:: RECORDS SHOWN

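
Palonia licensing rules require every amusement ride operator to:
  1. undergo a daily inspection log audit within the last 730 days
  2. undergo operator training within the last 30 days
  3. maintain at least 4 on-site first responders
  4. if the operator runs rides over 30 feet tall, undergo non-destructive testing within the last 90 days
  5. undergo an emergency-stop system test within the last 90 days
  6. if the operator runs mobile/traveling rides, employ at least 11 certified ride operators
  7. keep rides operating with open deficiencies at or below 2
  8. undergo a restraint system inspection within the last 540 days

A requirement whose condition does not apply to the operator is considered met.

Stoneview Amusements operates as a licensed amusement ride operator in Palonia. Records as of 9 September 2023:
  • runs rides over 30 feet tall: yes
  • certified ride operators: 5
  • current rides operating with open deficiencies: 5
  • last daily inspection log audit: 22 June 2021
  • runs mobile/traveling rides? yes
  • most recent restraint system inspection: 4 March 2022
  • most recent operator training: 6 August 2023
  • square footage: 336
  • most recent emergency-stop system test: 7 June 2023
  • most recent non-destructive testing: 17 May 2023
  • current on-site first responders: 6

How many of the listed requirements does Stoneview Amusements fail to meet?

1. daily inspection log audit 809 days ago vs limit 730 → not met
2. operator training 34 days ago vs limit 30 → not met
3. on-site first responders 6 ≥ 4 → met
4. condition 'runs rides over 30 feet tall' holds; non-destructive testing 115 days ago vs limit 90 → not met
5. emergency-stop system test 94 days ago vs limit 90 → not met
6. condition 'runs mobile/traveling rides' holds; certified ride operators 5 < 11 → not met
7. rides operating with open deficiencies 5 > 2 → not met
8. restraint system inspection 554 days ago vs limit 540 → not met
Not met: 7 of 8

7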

::::
:: RECORDS SHOWN

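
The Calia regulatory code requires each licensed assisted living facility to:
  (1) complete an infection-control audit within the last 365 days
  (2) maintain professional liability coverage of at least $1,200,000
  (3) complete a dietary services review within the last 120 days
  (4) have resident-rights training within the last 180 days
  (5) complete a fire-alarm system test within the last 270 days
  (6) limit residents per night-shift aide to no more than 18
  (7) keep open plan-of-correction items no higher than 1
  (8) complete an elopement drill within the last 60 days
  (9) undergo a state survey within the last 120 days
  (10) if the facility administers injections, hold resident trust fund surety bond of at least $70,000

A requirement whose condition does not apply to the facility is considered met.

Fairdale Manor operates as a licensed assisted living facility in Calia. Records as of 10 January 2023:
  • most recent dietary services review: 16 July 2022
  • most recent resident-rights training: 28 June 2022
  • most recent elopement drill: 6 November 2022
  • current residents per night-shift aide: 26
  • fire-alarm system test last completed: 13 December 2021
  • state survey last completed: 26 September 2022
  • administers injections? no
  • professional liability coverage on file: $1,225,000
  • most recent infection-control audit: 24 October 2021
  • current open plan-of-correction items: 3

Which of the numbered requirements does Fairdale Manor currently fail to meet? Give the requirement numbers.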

::::
:: RECORDS SHOWN

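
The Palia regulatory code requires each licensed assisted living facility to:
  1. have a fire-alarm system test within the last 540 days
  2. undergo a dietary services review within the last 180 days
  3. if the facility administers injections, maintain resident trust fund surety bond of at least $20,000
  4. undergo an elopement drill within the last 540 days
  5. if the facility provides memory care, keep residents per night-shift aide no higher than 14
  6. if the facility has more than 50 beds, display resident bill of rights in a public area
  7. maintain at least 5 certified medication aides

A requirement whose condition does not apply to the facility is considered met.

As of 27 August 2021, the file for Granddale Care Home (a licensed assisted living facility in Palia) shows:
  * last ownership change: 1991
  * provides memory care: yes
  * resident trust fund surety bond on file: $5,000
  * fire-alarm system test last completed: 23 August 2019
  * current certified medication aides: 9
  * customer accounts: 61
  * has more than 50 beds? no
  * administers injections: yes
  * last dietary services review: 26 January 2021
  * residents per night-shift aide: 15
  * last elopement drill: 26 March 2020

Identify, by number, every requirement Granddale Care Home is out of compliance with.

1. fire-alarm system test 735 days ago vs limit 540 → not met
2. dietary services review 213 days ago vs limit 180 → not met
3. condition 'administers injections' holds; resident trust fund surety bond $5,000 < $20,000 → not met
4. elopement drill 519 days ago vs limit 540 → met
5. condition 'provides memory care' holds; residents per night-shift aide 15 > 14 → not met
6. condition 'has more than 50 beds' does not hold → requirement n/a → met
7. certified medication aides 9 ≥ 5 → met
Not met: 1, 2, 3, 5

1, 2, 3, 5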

::::

• _WHAT THE TASK ASKS_
Print the lines above from the one with "7. maintain at" through the one with "26 March 2020", both included, exactly as written and nothing more.

• _WRITTEN ANSWER_
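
  7. maintain at least 5 certified medication aides

A requirement whose condition does not apply to the facility is considered met.

As of 27 August 2021, the file for Granddale Care Home (a licensed assisted living facility in Palia) shows:
  * last ownership change: 1991
  * provides memory care: yes
  * resident trust fund surety bond on file: $5,000
  * fire-alarm system test last completed: 23 August 2019
  * current certified medication aides: 9
  * customer accounts: 61
  * has more than 50 beds? no
  * administers injections: yes
  * last dietary services review: 26 January 2021
  * residents per night-shift aide: 15
  * last elopement drill: 26 March 2020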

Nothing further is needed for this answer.